_Listed entries_.
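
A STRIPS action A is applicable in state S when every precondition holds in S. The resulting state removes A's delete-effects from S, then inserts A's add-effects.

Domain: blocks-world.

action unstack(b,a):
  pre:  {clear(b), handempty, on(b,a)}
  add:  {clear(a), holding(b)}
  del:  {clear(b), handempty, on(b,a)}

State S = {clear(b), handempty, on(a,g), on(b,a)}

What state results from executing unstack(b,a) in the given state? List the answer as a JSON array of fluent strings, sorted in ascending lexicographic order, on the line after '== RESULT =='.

Progress:
  pre ⊆ S: {clear(b), handempty, on(b,a)} ⊆ S  — applicable
  S \ del = {on(a,g)}
  ∪ add   = {clear(a), holding(b), on(a,g)}

== RESULT ==
["clear(a)", "holding(b)", "on(a,g)"]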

_Assigned task_. In full and word for word, output the entries.

_Answer to this task_.
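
A STRIPS action A is applicable in state S when every precondition holds in S. The resulting state removes A's delete-effects from S, then inserts A's add-effects.

Domain: blocks-world.

action unstack(b,a):
  pre:  {clear(b), handempty, on(b,a)}
  add:  {clear(a), holding(b)}
  del:  {clear(b), handempty, on(b,a)}

State S = {clear(b), handempty, on(a,g), on(b,a)}

What state results from executing unstack(b,a) in the given state? List the answer as a JSON array of fluent strings, sorted in ascending lexicographic order, on the line after '== RESULT =='.

Progress:
  pre ⊆ S: {clear(b), handempty, on(b,a)} ⊆ S  — applicable
  S \ del = {on(a,g)}
  ∪ add   = {clear(a), holding(b), on(a,g)}

== RESULT ==
["clear(a)", "holding(b)", "on(a,g)"]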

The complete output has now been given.